• The records

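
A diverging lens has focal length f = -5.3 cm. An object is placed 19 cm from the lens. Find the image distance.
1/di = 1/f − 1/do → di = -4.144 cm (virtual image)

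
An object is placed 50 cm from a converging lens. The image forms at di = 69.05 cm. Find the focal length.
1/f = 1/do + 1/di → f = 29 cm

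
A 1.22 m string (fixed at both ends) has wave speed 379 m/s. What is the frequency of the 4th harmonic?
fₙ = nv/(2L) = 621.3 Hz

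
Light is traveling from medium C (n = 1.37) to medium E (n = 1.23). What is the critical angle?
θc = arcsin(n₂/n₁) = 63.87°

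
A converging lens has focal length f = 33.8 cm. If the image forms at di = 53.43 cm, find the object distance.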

---

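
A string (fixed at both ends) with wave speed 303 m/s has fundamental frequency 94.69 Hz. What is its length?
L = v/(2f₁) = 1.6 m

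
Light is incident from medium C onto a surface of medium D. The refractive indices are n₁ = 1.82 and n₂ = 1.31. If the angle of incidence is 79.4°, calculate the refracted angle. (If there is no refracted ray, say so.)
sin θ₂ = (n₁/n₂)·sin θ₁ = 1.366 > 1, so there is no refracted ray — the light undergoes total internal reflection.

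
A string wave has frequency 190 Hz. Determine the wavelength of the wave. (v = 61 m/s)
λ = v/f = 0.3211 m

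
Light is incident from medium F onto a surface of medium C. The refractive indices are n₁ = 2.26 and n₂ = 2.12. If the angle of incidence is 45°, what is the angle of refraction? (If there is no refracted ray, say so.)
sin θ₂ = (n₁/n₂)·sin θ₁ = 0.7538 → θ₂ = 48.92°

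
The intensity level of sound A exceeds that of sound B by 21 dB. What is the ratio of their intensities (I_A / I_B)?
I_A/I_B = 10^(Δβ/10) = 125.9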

• Exercise
Begin with the line that has "Light is traveling" in the listing above and end after the line that has "A converging lens has"; output those lines exactly.

• Result of the exercise
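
Light is traveling from medium C (n = 1.37) to medium E (n = 1.23). What is the critical angle?
θc = arcsin(n₂/n₁) = 63.87°

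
A converging lens has focal length f = 33.8 cm. If the image forms at di = 53.43 cm, find the object distance.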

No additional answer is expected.